[[ Material for this exercise open ]]

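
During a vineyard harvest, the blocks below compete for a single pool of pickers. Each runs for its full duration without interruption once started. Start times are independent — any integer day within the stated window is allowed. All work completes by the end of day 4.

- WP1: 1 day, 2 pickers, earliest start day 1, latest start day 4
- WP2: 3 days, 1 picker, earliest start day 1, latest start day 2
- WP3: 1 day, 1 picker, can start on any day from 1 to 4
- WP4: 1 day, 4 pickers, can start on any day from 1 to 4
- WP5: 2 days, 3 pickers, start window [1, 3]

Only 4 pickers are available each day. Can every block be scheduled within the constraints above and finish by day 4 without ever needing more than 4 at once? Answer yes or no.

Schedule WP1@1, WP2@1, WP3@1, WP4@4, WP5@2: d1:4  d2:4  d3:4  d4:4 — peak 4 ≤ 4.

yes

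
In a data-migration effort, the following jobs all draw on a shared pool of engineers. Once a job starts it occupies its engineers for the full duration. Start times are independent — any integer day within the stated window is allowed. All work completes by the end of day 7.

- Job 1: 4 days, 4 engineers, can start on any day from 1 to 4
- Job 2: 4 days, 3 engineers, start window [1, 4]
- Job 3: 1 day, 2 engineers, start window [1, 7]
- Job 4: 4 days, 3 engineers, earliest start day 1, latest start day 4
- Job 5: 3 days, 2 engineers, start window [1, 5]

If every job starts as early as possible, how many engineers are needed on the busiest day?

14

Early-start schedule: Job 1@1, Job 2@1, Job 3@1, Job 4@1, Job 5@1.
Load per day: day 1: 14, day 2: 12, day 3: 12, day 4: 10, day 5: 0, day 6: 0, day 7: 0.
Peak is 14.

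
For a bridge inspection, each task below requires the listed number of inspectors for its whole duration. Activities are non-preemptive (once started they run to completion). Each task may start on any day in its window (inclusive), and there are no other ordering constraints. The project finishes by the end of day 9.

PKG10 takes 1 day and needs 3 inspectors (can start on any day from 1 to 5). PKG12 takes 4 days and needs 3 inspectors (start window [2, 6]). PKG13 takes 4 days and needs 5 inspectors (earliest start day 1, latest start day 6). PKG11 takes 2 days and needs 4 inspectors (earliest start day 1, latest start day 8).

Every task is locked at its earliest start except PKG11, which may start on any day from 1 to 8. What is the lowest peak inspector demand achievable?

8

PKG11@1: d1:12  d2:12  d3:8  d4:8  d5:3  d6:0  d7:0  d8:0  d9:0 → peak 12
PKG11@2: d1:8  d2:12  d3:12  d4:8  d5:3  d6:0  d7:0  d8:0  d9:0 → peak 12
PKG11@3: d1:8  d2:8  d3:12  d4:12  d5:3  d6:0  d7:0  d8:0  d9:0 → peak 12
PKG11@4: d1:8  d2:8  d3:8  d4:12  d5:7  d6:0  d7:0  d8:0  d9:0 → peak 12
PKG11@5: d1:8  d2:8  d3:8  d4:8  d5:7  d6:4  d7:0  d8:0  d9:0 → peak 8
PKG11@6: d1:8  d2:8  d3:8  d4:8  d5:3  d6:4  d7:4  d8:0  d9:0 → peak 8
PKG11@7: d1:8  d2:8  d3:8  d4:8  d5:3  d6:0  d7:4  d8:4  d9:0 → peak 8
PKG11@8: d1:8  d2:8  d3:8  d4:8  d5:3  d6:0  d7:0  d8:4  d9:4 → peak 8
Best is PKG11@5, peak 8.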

[[ Material for this exercise closed ]]

▶ [Directions for this task] The response must consist solely of the lines from the first line of the entries through the line containing "- WP2: 3 days, 1", repeated exactly.

▶ [Task answer]
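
During a vineyard harvest, the blocks below compete for a single pool of pickers. Each runs for its full duration without interruption once started. Start times are independent — any integer day within the stated window is allowed. All work completes by the end of day 4.

- WP1: 1 day, 2 pickers, earliest start day 1, latest start day 4
- WP2: 3 days, 1 picker, earliest start day 1, latest start day 2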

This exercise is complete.